**Directions:** Reproduce every record exactly as given.

(Given records)

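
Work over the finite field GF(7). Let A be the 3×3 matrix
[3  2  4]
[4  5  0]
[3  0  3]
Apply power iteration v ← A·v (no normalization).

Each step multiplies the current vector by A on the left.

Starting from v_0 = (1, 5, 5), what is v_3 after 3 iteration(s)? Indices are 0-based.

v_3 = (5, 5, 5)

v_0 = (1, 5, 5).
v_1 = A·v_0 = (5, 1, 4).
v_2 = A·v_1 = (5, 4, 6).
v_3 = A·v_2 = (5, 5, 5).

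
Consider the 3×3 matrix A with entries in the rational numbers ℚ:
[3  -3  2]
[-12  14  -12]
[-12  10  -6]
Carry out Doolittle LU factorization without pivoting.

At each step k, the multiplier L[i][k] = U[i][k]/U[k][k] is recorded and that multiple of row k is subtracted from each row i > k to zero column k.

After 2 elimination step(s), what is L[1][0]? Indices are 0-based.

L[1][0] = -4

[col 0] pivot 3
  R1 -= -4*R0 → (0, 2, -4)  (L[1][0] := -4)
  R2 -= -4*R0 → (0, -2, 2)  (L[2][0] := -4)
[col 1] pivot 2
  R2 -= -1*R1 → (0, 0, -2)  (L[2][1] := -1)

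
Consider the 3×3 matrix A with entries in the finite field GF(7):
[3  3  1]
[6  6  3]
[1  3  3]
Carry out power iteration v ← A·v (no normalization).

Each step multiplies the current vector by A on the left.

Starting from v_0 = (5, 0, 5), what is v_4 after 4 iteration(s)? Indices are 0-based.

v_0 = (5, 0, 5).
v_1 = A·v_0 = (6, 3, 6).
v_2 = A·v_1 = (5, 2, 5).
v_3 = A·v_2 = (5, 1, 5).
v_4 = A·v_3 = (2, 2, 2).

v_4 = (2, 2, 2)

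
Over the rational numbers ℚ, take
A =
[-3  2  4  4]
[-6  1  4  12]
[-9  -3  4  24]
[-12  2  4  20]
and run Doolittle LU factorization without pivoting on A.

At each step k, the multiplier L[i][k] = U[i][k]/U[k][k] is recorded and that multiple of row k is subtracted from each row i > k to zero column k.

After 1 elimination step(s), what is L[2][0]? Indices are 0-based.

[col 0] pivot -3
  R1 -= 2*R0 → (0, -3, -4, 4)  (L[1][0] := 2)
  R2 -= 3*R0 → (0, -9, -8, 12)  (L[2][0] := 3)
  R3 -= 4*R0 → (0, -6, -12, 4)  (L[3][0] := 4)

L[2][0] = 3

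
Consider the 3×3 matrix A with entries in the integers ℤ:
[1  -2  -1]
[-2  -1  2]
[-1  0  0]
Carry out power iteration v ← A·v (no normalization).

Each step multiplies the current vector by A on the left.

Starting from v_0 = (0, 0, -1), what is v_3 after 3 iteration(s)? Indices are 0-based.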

(End Given records)

**Answer box:**
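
Work over the finite field GF(7). Let A be the 3×3 matrix
[3  2  4]
[4  5  0]
[3  0  3]
Apply power iteration v ← A·v (no normalization).

Each step multiplies the current vector by A on the left.

Starting from v_0 = (1, 5, 5), what is v_3 after 3 iteration(s)? Indices are 0-based.

v_3 = (5, 5, 5)

v_0 = (1, 5, 5).
v_1 = A·v_0 = (5, 1, 4).
v_2 = A·v_1 = (5, 4, 6).
v_3 = A·v_2 = (5, 5, 5).

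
Consider the 3×3 matrix A with entries in the rational numbers ℚ:
[3  -3  2]
[-12  14  -12]
[-12  10  -6]
Carry out Doolittle LU factorization without pivoting.

At each step k, the multiplier L[i][k] = U[i][k]/U[k][k] is recorded and that multiple of row k is subtracted from each row i > k to zero column k.

After 2 elimination step(s), what is L[1][0]? Indices are 0-based.

L[1][0] = -4

[col 0] pivot 3
  R1 -= -4*R0 → (0, 2, -4)  (L[1][0] := -4)
  R2 -= -4*R0 → (0, -2, 2)  (L[2][0] := -4)
[col 1] pivot 2
  R2 -= -1*R1 → (0, 0, -2)  (L[2][1] := -1)

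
Consider the 3×3 matrix A with entries in the finite field GF(7):
[3  3  1]
[6  6  3]
[1  3  3]
Carry out power iteration v ← A·v (no normalization).

Each step multiplies the current vector by A on the left.

Starting from v_0 = (5, 0, 5), what is v_4 after 4 iteration(s)? Indices are 0-based.

v_0 = (5, 0, 5).
v_1 = A·v_0 = (6, 3, 6).
v_2 = A·v_1 = (5, 2, 5).
v_3 = A·v_2 = (5, 1, 5).
v_4 = A·v_3 = (2, 2, 2).

v_4 = (2, 2, 2)

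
Over the rational numbers ℚ, take
A =
[-3  2  4  4]
[-6  1  4  12]
[-9  -3  4  24]
[-12  2  4  20]
and run Doolittle LU factorization without pivoting on A.

At each step k, the multiplier L[i][k] = U[i][k]/U[k][k] is recorded and that multiple of row k is subtracted from each row i > k to zero column k.

After 1 elimination step(s), what is L[2][0]? Indices are 0-based.

[col 0] pivot -3
  R1 -= 2*R0 → (0, -3, -4, 4)  (L[1][0] := 2)
  R2 -= 3*R0 → (0, -9, -8, 12)  (L[2][0] := 3)
  R3 -= 4*R0 → (0, -6, -12, 4)  (L[3][0] := 4)

L[2][0] = 3

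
Consider the 3×3 matrix A with entries in the integers ℤ:
[1  -2  -1]
[-2  -1  2]
[-1  0  0]
Carry out power iteration v ← A·v (no normalization).

Each step multiplies the current vector by A on the left.

Starting from v_0 = (0, 0, -1), what is v_3 after 3 iteration(s)? Indices are 0-based.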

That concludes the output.